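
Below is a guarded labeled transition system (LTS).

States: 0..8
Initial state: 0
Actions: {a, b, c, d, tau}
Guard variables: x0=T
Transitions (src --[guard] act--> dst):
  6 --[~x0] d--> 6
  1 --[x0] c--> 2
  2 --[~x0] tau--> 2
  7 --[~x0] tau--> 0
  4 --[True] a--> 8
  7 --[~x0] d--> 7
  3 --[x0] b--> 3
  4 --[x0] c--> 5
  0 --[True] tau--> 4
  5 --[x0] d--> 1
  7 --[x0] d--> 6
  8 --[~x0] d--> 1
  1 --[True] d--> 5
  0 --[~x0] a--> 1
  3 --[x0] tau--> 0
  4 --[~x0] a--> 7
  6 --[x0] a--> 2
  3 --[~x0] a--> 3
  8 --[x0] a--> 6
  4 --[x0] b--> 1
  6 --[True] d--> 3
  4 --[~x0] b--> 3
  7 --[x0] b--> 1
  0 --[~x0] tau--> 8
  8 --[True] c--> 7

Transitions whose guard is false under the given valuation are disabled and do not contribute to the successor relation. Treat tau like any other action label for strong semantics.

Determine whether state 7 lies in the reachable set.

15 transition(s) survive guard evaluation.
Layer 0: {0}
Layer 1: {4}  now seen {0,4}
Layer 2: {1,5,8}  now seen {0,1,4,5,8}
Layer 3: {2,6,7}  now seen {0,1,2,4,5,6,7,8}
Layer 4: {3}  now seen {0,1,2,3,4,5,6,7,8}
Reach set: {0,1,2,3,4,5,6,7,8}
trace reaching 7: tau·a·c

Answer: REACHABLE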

--

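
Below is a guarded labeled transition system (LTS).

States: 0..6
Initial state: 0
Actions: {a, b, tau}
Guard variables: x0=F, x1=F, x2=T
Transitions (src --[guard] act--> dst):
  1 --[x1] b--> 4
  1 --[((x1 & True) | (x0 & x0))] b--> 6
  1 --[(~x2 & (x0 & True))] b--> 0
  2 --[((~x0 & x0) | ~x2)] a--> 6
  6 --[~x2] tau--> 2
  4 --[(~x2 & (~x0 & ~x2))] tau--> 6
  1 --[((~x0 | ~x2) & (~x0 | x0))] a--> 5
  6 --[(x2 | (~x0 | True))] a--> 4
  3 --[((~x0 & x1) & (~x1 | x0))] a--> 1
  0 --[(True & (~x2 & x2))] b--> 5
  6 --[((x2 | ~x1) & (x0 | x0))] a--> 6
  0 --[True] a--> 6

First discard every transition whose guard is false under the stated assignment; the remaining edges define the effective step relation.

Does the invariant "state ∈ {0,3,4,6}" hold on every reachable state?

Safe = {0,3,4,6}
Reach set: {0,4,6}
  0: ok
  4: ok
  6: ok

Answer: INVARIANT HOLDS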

*Task instructions*
Reproduce only the lines above, starting at the line with "1 --[x1] b--> 4" and ending at the line with "0 --[True] a--> 6", exactly as written.

*Answer area*
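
  1 --[x1] b--> 4
  1 --[((x1 & True) | (x0 & x0))] b--> 6
  1 --[(~x2 & (x0 & True))] b--> 0
  2 --[((~x0 & x0) | ~x2)] a--> 6
  6 --[~x2] tau--> 2
  4 --[(~x2 & (~x0 & ~x2))] tau--> 6
  1 --[((~x0 | ~x2) & (~x0 | x0))] a--> 5
  6 --[(x2 | (~x0 | True))] a--> 4
  3 --[((~x0 & x1) & (~x1 | x0))] a--> 1
  0 --[(True & (~x2 & x2))] b--> 5
  6 --[((x2 | ~x1) & (x0 | x0))] a--> 6
  0 --[True] a--> 6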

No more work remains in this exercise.